What the task requires - Please copy, exactly as they appear below, the lines from the one containing "Answer: $67$" through the one containing "Answer: 66681".

Records from a dataset -
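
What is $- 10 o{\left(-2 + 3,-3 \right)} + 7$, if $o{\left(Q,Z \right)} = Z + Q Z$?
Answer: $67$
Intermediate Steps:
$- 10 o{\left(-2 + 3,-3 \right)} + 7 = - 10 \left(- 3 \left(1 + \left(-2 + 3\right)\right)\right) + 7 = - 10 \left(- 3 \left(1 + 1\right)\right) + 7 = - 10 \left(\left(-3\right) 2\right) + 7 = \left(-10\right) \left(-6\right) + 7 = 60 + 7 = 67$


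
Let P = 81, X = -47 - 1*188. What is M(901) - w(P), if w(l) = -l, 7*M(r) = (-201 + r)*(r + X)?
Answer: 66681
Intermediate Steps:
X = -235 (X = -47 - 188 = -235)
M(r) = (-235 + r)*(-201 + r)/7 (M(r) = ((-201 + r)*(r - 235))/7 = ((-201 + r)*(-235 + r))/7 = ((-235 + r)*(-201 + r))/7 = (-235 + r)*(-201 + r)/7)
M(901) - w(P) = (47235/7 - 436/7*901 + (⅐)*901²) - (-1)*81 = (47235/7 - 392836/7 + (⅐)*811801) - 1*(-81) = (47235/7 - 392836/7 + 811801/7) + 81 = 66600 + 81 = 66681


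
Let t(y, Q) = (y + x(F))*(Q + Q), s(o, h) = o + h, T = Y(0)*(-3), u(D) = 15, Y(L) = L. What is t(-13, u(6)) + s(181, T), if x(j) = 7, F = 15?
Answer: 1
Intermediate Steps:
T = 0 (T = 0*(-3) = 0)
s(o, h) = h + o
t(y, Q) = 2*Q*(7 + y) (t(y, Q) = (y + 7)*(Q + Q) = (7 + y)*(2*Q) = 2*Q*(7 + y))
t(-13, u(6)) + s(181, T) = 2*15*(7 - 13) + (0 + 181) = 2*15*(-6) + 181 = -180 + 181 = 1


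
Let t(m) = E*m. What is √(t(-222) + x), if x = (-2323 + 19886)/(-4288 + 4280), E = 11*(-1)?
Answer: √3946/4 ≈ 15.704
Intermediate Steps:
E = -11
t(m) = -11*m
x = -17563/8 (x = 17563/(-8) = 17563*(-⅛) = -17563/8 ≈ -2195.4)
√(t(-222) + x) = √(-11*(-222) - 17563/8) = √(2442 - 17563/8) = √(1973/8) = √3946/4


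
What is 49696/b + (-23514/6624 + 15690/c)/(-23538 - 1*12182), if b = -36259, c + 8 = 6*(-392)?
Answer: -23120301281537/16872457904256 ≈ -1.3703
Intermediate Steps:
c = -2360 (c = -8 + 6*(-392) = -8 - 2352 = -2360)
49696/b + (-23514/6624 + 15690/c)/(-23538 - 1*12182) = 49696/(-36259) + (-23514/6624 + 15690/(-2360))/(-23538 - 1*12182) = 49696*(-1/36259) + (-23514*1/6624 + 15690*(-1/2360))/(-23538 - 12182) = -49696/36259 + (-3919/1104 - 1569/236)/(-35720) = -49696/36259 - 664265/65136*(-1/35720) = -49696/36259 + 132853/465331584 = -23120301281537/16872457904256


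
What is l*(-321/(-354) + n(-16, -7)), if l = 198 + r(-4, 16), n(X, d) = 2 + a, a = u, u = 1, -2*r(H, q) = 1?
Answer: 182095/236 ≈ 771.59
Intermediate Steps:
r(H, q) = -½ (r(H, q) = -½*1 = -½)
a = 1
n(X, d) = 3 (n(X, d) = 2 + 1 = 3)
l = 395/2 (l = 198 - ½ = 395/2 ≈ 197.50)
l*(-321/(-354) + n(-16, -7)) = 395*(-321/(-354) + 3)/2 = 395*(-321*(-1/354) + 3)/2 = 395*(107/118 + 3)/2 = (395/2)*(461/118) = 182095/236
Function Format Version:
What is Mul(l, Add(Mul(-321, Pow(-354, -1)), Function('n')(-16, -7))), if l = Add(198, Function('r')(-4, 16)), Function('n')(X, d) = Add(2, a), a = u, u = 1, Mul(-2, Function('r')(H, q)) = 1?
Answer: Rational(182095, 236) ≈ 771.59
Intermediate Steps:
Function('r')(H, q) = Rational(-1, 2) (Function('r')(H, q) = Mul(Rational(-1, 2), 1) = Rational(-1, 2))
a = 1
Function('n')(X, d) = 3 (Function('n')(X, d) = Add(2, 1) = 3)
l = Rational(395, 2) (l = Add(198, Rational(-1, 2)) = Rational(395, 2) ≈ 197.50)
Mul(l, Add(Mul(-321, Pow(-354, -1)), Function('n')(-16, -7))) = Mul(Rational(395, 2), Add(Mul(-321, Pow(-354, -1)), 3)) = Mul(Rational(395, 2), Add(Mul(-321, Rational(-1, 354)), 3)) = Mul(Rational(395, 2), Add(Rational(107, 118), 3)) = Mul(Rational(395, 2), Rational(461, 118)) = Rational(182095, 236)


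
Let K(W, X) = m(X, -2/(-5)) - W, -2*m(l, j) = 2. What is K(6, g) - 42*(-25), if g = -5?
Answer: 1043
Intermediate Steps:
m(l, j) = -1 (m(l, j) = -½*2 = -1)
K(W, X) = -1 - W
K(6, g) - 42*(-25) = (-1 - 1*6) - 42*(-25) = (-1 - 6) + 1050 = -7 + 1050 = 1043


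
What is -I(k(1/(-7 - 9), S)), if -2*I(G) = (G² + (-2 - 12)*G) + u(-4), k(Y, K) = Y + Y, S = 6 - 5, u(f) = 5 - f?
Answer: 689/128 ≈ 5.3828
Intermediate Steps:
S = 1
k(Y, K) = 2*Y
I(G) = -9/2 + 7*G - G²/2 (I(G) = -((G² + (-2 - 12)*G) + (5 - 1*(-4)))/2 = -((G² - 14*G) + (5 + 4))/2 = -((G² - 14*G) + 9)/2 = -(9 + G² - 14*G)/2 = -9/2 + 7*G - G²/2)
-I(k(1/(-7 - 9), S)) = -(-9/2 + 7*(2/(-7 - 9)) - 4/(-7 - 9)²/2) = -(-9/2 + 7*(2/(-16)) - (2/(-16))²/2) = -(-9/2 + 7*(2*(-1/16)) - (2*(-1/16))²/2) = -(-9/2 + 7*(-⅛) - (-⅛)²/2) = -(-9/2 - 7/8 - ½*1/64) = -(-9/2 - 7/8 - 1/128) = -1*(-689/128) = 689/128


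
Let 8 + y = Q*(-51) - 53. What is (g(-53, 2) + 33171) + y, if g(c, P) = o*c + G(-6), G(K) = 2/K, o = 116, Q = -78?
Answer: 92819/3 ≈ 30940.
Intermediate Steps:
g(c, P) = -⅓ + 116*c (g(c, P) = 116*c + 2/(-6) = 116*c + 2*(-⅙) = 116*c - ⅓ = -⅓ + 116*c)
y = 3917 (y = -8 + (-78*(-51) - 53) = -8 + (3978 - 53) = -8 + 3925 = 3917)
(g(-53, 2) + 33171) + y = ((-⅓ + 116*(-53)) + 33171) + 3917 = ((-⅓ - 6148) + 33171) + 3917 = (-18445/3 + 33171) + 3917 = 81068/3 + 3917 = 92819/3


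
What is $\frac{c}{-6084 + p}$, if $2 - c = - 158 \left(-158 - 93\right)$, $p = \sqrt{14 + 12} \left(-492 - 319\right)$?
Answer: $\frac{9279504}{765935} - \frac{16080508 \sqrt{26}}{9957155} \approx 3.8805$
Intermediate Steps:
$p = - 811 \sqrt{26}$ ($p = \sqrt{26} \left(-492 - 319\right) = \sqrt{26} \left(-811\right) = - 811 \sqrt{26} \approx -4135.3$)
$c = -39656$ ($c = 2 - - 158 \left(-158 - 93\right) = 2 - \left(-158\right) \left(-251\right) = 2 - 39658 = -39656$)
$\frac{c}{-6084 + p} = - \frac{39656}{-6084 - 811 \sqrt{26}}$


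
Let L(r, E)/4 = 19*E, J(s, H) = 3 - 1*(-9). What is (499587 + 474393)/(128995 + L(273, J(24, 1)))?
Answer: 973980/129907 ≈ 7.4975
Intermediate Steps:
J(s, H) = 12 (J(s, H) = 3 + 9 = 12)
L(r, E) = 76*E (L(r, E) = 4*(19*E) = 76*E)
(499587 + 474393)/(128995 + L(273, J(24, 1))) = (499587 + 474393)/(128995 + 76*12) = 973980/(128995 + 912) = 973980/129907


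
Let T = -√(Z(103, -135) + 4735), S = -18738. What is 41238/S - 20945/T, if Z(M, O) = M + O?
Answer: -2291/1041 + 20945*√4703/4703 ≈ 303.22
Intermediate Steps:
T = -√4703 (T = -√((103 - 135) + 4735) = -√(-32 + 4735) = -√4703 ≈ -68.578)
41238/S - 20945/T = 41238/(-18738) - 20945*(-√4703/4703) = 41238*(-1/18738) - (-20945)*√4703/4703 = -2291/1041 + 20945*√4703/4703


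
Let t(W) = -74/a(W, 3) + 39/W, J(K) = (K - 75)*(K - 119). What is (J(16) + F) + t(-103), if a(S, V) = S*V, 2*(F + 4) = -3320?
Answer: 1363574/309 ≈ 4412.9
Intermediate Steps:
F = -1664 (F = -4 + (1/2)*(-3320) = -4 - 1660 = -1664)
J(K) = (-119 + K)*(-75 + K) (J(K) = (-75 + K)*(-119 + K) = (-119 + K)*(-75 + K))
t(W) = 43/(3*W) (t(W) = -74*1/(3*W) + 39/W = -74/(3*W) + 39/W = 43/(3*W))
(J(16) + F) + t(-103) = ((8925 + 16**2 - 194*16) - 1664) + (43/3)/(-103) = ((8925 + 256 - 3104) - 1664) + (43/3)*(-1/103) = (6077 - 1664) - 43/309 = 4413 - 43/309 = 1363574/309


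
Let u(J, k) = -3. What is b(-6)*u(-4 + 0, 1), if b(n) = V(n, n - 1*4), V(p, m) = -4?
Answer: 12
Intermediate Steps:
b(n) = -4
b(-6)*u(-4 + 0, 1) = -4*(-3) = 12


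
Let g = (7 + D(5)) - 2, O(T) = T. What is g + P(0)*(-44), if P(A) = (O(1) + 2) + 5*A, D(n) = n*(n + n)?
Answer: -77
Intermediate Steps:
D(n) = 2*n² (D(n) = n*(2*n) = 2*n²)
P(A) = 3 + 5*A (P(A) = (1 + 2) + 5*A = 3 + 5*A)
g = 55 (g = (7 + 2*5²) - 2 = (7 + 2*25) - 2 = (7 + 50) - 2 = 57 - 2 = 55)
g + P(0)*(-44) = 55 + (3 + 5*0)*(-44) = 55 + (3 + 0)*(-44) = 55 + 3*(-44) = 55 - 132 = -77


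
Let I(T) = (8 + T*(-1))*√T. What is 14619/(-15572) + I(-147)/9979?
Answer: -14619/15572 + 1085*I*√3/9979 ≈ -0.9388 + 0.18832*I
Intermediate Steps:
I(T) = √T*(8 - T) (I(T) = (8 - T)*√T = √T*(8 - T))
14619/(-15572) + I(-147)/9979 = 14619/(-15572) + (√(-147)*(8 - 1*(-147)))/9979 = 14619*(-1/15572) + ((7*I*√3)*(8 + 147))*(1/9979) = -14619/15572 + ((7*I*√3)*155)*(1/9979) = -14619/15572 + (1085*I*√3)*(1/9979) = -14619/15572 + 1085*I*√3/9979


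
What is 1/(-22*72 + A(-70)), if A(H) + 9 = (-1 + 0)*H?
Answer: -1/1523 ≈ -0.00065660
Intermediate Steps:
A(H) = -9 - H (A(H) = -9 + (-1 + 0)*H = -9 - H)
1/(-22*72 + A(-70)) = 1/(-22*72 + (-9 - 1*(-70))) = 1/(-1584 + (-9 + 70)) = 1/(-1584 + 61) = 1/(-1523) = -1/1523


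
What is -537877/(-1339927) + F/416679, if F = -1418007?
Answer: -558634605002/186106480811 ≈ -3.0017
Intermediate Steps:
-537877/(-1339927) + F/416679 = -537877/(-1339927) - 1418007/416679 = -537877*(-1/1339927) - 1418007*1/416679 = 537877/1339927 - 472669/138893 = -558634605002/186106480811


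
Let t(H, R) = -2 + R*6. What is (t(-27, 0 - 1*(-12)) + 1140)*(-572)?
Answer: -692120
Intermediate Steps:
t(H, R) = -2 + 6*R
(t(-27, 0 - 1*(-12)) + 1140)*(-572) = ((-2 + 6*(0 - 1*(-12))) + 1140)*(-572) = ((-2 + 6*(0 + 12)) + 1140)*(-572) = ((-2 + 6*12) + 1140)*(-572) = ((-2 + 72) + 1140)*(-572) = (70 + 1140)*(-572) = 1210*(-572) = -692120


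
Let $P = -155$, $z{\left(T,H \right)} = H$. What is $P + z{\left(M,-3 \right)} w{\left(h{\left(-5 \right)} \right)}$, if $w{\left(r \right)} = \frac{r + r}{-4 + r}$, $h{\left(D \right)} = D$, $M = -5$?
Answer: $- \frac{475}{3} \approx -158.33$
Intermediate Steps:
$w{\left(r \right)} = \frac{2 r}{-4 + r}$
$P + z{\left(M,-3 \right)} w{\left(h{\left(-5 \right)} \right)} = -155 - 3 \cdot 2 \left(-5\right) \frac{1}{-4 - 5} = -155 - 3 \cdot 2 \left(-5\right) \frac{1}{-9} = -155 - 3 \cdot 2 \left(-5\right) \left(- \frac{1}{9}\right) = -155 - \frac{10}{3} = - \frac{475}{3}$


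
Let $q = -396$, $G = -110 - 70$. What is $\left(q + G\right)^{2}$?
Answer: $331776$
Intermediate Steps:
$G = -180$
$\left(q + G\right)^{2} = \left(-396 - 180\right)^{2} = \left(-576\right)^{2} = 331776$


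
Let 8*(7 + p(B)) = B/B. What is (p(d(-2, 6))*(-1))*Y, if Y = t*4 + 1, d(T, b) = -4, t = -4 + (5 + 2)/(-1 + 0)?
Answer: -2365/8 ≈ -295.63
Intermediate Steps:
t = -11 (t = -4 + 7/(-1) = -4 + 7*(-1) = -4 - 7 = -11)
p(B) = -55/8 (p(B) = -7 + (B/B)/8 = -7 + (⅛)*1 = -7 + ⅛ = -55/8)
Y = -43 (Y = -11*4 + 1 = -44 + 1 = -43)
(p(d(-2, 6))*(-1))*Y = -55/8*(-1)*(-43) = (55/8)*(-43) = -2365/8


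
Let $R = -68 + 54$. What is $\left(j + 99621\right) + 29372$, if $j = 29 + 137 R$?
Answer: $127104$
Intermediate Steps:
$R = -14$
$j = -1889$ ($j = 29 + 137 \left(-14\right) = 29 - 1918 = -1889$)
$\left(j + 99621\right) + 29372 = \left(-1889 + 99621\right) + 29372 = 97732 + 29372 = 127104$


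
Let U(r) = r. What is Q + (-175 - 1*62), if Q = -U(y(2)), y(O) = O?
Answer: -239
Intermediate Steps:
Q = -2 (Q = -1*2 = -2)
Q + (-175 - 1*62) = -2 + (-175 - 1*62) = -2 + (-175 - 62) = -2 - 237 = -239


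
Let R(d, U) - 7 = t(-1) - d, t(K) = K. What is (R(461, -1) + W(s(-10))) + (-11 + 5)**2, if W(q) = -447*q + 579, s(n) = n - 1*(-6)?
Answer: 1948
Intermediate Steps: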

Answer -
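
Answer: $67$
Intermediate Steps:
$- 10 o{\left(-2 + 3,-3 \right)} + 7 = - 10 \left(- 3 \left(1 + \left(-2 + 3\right)\right)\right) + 7 = - 10 \left(- 3 \left(1 + 1\right)\right) + 7 = - 10 \left(\left(-3\right) 2\right) + 7 = \left(-10\right) \left(-6\right) + 7 = 60 + 7 = 67$


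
Let P = 81, X = -47 - 1*188. What is M(901) - w(P), if w(l) = -l, 7*M(r) = (-201 + r)*(r + X)?
Answer: 66681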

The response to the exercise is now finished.